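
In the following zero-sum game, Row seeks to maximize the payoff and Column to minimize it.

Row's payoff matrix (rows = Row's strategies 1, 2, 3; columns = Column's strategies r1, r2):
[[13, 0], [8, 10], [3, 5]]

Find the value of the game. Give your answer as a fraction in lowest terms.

Row 3 is strictly dominated by row 2, so Row never plays it.
The remaining 2×2 game on (1, 2) × (r1, r2) has no saddle point. Let Row play 1 with probability p; indifference gives 13p + 8(1−p) = 10(1−p), so p = 2/15.
Similarly Column's optimal q on r1 is 2/3, and the value is 13·(2/3) + (0)·(1/3) = 26/3.

26/3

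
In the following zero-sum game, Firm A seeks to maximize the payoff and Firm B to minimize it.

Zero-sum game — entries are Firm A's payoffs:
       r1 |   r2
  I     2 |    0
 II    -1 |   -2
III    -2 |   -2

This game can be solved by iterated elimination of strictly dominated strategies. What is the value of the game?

Row II is strictly dominated by row I (2>-1, 0>-2); eliminate II.
Row III is strictly dominated by row I (2>-2, 0>-2); eliminate III.
Column r1 is strictly dominated by r2 for Firm B (0<2); eliminate r1.
Only (I, r2) remains, with payoff 0.

0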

◆ ◆ ◆ ◆

▶ [Problem details]
Copy out the whole listing exactly.

▶ [Solution to this problem]
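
In the following zero-sum game, Row seeks to maximize the payoff and Column to minimize it.

Row's payoff matrix (rows = Row's strategies 1, 2, 3; columns = Column's strategies r1, r2):
[[13, 0], [8, 10], [3, 5]]

Find the value of the game. Give your answer as a fraction in lowest terms.

Row 3 is strictly dominated by row 2, so Row never plays it.
The remaining 2×2 game on (1, 2) × (r1, r2) has no saddle point. Let Row play 1 with probability p; indifference gives 13p + 8(1−p) = 10(1−p), so p = 2/15.
Similarly Column's optimal q on r1 is 2/3, and the value is 13·(2/3) + (0)·(1/3) = 26/3.

26/3

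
In the following zero-sum game, Firm A seeks to maximize the payoff and Firm B to minimize it.

Zero-sum game — entries are Firm A's payoffs:
       r1 |   r2
  I     2 |    0
 II    -1 |   -2
III    -2 |   -2

This game can be solved by iterated elimination of strictly dominated strategies. What is the value of the game?

Row II is strictly dominated by row I (2>-1, 0>-2); eliminate II.
Row III is strictly dominated by row I (2>-2, 0>-2); eliminate III.
Column r1 is strictly dominated by r2 for Firm B (0<2); eliminate r1.
Only (I, r2) remains, with payoff 0.

0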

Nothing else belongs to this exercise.